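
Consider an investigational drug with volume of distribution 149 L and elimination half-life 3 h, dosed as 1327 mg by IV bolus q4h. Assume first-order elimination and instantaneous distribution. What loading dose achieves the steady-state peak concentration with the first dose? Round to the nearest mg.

2200 mg

f = (1/2)^(4/3) ≈ 0.396850; accumulation ratio R = 1/(1−f) ≈ 1.65796.
Loading dose to hit Cmax,ss on first dose: D_load = D_maint·R ≈ 1327 × 1.65796 ≈ 2200.11 mg.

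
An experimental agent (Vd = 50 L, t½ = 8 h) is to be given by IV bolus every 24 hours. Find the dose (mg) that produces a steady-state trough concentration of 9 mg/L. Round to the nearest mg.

τ/t½ = 24/8 ≈ 3, so f = (1/2)^(24/8) ≈ 0.125000.
Cmin,ss = (D/Vd)·f/(1−f), so D = Cmin,ss·Vd·(1−f)/f.
D = 9 × 50 × (1−f)/f ≈ 9 × 50 × 7.00000 ≈ 3150.00 mg.

3150 mg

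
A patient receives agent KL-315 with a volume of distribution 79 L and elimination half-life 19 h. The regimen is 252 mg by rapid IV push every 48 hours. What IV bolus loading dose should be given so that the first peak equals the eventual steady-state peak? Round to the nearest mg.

f = (1/2)^(48/19) ≈ 0.173581; accumulation ratio R = 1/(1−f) ≈ 1.21004.
Loading dose to hit Cmax,ss on first dose: D_load = D_maint·R ≈ 252 × 1.21004 ≈ 304.93 mg.

305 mg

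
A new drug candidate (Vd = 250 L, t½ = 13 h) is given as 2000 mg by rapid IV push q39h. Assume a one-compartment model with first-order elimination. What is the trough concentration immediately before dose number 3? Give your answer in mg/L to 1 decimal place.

1.1 mg/L

f = (1/2)^(τ/t½) = (1/2)^(39/13) ≈ 0.1250.
C₀ = D/Vd = 2000/250 ≈ 8.000 mg/L.
Before the 3rd dose, 2 doses have been given. Superposition: Cmin = C₀·(f + f²).
≈ 8.000 × (0.1250 + 0.0156) ≈ 8.000 × 0.1406 ≈ 1.125 mg/L.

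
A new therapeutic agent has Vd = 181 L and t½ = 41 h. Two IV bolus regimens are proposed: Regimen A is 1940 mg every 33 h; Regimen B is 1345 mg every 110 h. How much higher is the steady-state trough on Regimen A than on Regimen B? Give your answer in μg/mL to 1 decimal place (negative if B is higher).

Regimen A: f = (1/2)^(33/41) ≈ 0.5724; Cmin,ss = (1940/181)·f/(1−f) ≈ 14.348 μg/mL.
Regimen B: f = (1/2)^(110/41) ≈ 0.1557; Cmin,ss = (1345/181)·f/(1−f) ≈ 1.370 μg/mL.
Difference ≈ 14.348 − 1.370 ≈ 12.978 μg/mL.

13.0 μg/mL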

▶ **WORK INSTRUCTION**
Print all the data exactly as shown above.

▶ **WRITTEN RESPONSE**
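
Consider an investigational drug with volume of distribution 149 L and elimination half-life 3 h, dosed as 1327 mg by IV bolus q4h. Assume first-order elimination and instantaneous distribution. What loading dose achieves the steady-state peak concentration with the first dose? Round to the nearest mg.

2200 mg

f = (1/2)^(4/3) ≈ 0.396850; accumulation ratio R = 1/(1−f) ≈ 1.65796.
Loading dose to hit Cmax,ss on first dose: D_load = D_maint·R ≈ 1327 × 1.65796 ≈ 2200.11 mg.

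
An experimental agent (Vd = 50 L, t½ = 8 h) is to be given by IV bolus every 24 hours. Find the dose (mg) that produces a steady-state trough concentration of 9 mg/L. Round to the nearest mg.

τ/t½ = 24/8 ≈ 3, so f = (1/2)^(24/8) ≈ 0.125000.
Cmin,ss = (D/Vd)·f/(1−f), so D = Cmin,ss·Vd·(1−f)/f.
D = 9 × 50 × (1−f)/f ≈ 9 × 50 × 7.00000 ≈ 3150.00 mg.

3150 mg

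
A patient receives agent KL-315 with a volume of distribution 79 L and elimination half-life 19 h. The regimen is 252 mg by rapid IV push every 48 hours. What IV bolus loading dose should be given so that the first peak equals the eventual steady-state peak? Round to the nearest mg.

f = (1/2)^(48/19) ≈ 0.173581; accumulation ratio R = 1/(1−f) ≈ 1.21004.
Loading dose to hit Cmax,ss on first dose: D_load = D_maint·R ≈ 252 × 1.21004 ≈ 304.93 mg.

305 mg

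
A new drug candidate (Vd = 250 L, t½ = 13 h) is given as 2000 mg by rapid IV push q39h. Assume a one-compartment model with first-order elimination. What is the trough concentration immediately before dose number 3? Give your answer in mg/L to 1 decimal place.

1.1 mg/L

f = (1/2)^(τ/t½) = (1/2)^(39/13) ≈ 0.1250.
C₀ = D/Vd = 2000/250 ≈ 8.000 mg/L.
Before the 3rd dose, 2 doses have been given. Superposition: Cmin = C₀·(f + f²).
≈ 8.000 × (0.1250 + 0.0156) ≈ 8.000 × 0.1406 ≈ 1.125 mg/L.

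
A new therapeutic agent has Vd = 181 L and t½ = 41 h. Two IV bolus regimens are proposed: Regimen A is 1940 mg every 33 h; Regimen B is 1345 mg every 110 h. How much higher is the steady-state trough on Regimen A than on Regimen B? Give your answer in μg/mL to 1 decimal place (negative if B is higher).

Regimen A: f = (1/2)^(33/41) ≈ 0.5724; Cmin,ss = (1940/181)·f/(1−f) ≈ 14.348 μg/mL.
Regimen B: f = (1/2)^(110/41) ≈ 0.1557; Cmin,ss = (1345/181)·f/(1−f) ≈ 1.370 μg/mL.
Difference ≈ 14.348 − 1.370 ≈ 12.978 μg/mL.

13.0 μg/mL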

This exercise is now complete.